* Supplied data:
'''

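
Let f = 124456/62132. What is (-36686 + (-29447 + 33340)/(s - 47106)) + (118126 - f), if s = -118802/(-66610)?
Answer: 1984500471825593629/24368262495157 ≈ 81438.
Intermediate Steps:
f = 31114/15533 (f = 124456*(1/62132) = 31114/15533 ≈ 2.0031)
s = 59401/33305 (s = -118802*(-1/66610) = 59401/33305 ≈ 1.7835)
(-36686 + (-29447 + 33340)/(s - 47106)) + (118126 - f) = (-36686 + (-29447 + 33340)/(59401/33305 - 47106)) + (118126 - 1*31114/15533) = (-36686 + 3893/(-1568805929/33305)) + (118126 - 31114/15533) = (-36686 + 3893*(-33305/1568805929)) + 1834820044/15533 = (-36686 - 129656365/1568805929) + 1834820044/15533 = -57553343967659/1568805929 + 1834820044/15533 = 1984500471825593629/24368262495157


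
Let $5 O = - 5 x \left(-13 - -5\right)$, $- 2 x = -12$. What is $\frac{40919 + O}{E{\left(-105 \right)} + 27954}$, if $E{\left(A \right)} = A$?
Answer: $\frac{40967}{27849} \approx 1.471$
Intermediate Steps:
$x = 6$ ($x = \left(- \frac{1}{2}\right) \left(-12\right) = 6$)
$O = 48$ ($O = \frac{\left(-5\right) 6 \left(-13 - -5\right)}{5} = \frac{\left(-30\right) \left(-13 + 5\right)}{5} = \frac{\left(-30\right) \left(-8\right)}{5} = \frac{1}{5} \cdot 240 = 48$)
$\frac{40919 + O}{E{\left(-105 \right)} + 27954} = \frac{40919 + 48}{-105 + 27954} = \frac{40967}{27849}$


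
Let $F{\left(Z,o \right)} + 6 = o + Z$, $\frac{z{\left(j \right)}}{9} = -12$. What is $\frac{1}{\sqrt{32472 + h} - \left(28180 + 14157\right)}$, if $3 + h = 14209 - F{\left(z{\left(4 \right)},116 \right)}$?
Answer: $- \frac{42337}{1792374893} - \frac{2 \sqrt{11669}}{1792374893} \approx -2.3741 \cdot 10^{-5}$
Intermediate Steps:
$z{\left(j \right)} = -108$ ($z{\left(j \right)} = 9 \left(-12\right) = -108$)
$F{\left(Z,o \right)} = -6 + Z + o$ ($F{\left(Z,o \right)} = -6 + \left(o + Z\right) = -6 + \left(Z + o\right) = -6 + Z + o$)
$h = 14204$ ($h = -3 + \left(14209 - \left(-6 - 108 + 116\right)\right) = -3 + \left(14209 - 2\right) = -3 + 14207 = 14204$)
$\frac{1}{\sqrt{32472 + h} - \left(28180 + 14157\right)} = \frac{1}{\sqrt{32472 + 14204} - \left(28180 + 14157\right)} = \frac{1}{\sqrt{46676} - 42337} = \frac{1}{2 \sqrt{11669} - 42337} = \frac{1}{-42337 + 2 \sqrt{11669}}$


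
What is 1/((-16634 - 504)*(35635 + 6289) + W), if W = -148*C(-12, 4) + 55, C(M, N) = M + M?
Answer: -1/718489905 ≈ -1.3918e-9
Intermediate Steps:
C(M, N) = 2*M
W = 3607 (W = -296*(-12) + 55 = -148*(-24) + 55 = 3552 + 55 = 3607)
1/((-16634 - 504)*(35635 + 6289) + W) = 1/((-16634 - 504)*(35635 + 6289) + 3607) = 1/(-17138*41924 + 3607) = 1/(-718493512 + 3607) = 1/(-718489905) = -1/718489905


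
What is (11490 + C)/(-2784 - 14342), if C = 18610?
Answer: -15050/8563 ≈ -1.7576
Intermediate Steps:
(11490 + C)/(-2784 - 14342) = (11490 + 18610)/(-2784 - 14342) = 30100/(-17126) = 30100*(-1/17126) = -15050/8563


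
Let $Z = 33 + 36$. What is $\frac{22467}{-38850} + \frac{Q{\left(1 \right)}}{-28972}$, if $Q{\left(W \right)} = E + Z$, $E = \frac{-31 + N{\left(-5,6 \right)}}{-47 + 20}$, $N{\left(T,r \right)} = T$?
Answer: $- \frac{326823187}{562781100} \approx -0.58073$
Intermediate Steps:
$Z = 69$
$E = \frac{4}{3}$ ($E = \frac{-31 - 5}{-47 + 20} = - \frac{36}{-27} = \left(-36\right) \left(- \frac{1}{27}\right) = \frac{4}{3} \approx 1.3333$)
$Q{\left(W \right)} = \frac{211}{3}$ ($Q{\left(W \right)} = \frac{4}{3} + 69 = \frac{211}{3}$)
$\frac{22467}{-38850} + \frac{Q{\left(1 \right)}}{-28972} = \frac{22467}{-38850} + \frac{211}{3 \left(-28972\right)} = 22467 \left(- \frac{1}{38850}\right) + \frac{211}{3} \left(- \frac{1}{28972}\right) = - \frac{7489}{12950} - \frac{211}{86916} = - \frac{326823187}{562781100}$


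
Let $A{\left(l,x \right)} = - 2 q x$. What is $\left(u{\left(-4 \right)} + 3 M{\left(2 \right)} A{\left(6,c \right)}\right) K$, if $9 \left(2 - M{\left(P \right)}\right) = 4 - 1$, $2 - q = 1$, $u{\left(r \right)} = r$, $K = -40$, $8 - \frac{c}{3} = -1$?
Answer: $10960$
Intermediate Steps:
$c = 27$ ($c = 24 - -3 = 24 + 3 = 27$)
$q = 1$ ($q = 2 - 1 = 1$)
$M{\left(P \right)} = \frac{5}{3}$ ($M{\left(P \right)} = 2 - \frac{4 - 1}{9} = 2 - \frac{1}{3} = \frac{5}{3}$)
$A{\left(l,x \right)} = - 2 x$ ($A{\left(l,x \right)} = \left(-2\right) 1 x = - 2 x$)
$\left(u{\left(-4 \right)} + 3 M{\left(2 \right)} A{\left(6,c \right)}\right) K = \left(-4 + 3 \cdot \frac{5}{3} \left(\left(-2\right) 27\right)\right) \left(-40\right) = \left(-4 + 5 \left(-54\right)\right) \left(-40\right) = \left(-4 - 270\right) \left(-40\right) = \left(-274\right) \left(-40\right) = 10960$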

'''

* What the task asks: For each record in the listing, output it again exactly.

* Output below:
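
Let f = 124456/62132. What is (-36686 + (-29447 + 33340)/(s - 47106)) + (118126 - f), if s = -118802/(-66610)?
Answer: 1984500471825593629/24368262495157 ≈ 81438.
Intermediate Steps:
f = 31114/15533 (f = 124456*(1/62132) = 31114/15533 ≈ 2.0031)
s = 59401/33305 (s = -118802*(-1/66610) = 59401/33305 ≈ 1.7835)
(-36686 + (-29447 + 33340)/(s - 47106)) + (118126 - f) = (-36686 + (-29447 + 33340)/(59401/33305 - 47106)) + (118126 - 1*31114/15533) = (-36686 + 3893/(-1568805929/33305)) + (118126 - 31114/15533) = (-36686 + 3893*(-33305/1568805929)) + 1834820044/15533 = (-36686 - 129656365/1568805929) + 1834820044/15533 = -57553343967659/1568805929 + 1834820044/15533 = 1984500471825593629/24368262495157


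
Let $5 O = - 5 x \left(-13 - -5\right)$, $- 2 x = -12$. What is $\frac{40919 + O}{E{\left(-105 \right)} + 27954}$, if $E{\left(A \right)} = A$?
Answer: $\frac{40967}{27849} \approx 1.471$
Intermediate Steps:
$x = 6$ ($x = \left(- \frac{1}{2}\right) \left(-12\right) = 6$)
$O = 48$ ($O = \frac{\left(-5\right) 6 \left(-13 - -5\right)}{5} = \frac{\left(-30\right) \left(-13 + 5\right)}{5} = \frac{\left(-30\right) \left(-8\right)}{5} = \frac{1}{5} \cdot 240 = 48$)
$\frac{40919 + O}{E{\left(-105 \right)} + 27954} = \frac{40919 + 48}{-105 + 27954} = \frac{40967}{27849}$


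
Let $F{\left(Z,o \right)} + 6 = o + Z$, $\frac{z{\left(j \right)}}{9} = -12$. What is $\frac{1}{\sqrt{32472 + h} - \left(28180 + 14157\right)}$, if $3 + h = 14209 - F{\left(z{\left(4 \right)},116 \right)}$?
Answer: $- \frac{42337}{1792374893} - \frac{2 \sqrt{11669}}{1792374893} \approx -2.3741 \cdot 10^{-5}$
Intermediate Steps:
$z{\left(j \right)} = -108$ ($z{\left(j \right)} = 9 \left(-12\right) = -108$)
$F{\left(Z,o \right)} = -6 + Z + o$ ($F{\left(Z,o \right)} = -6 + \left(o + Z\right) = -6 + \left(Z + o\right) = -6 + Z + o$)
$h = 14204$ ($h = -3 + \left(14209 - \left(-6 - 108 + 116\right)\right) = -3 + \left(14209 - 2\right) = -3 + 14207 = 14204$)
$\frac{1}{\sqrt{32472 + h} - \left(28180 + 14157\right)} = \frac{1}{\sqrt{32472 + 14204} - \left(28180 + 14157\right)} = \frac{1}{\sqrt{46676} - 42337} = \frac{1}{2 \sqrt{11669} - 42337} = \frac{1}{-42337 + 2 \sqrt{11669}}$


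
What is 1/((-16634 - 504)*(35635 + 6289) + W), if W = -148*C(-12, 4) + 55, C(M, N) = M + M?
Answer: -1/718489905 ≈ -1.3918e-9
Intermediate Steps:
C(M, N) = 2*M
W = 3607 (W = -296*(-12) + 55 = -148*(-24) + 55 = 3552 + 55 = 3607)
1/((-16634 - 504)*(35635 + 6289) + W) = 1/((-16634 - 504)*(35635 + 6289) + 3607) = 1/(-17138*41924 + 3607) = 1/(-718493512 + 3607) = 1/(-718489905) = -1/718489905


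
What is (11490 + C)/(-2784 - 14342), if C = 18610?
Answer: -15050/8563 ≈ -1.7576
Intermediate Steps:
(11490 + C)/(-2784 - 14342) = (11490 + 18610)/(-2784 - 14342) = 30100/(-17126) = 30100*(-1/17126) = -15050/8563


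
Let $Z = 33 + 36$. What is $\frac{22467}{-38850} + \frac{Q{\left(1 \right)}}{-28972}$, if $Q{\left(W \right)} = E + Z$, $E = \frac{-31 + N{\left(-5,6 \right)}}{-47 + 20}$, $N{\left(T,r \right)} = T$?
Answer: $- \frac{326823187}{562781100} \approx -0.58073$
Intermediate Steps:
$Z = 69$
$E = \frac{4}{3}$ ($E = \frac{-31 - 5}{-47 + 20} = - \frac{36}{-27} = \left(-36\right) \left(- \frac{1}{27}\right) = \frac{4}{3} \approx 1.3333$)
$Q{\left(W \right)} = \frac{211}{3}$ ($Q{\left(W \right)} = \frac{4}{3} + 69 = \frac{211}{3}$)
$\frac{22467}{-38850} + \frac{Q{\left(1 \right)}}{-28972} = \frac{22467}{-38850} + \frac{211}{3 \left(-28972\right)} = 22467 \left(- \frac{1}{38850}\right) + \frac{211}{3} \left(- \frac{1}{28972}\right) = - \frac{7489}{12950} - \frac{211}{86916} = - \frac{326823187}{562781100}$


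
Let $A{\left(l,x \right)} = - 2 q x$. What is $\left(u{\left(-4 \right)} + 3 M{\left(2 \right)} A{\left(6,c \right)}\right) K$, if $9 \left(2 - M{\left(P \right)}\right) = 4 - 1$, $2 - q = 1$, $u{\left(r \right)} = r$, $K = -40$, $8 - \frac{c}{3} = -1$?
Answer: $10960$
Intermediate Steps:
$c = 27$ ($c = 24 - -3 = 24 + 3 = 27$)
$q = 1$ ($q = 2 - 1 = 1$)
$M{\left(P \right)} = \frac{5}{3}$ ($M{\left(P \right)} = 2 - \frac{4 - 1}{9} = 2 - \frac{1}{3} = \frac{5}{3}$)
$A{\left(l,x \right)} = - 2 x$ ($A{\left(l,x \right)} = \left(-2\right) 1 x = - 2 x$)
$\left(u{\left(-4 \right)} + 3 M{\left(2 \right)} A{\left(6,c \right)}\right) K = \left(-4 + 3 \cdot \frac{5}{3} \left(\left(-2\right) 27\right)\right) \left(-40\right) = \left(-4 + 5 \left(-54\right)\right) \left(-40\right) = \left(-4 - 270\right) \left(-40\right) = \left(-274\right) \left(-40\right) = 10960$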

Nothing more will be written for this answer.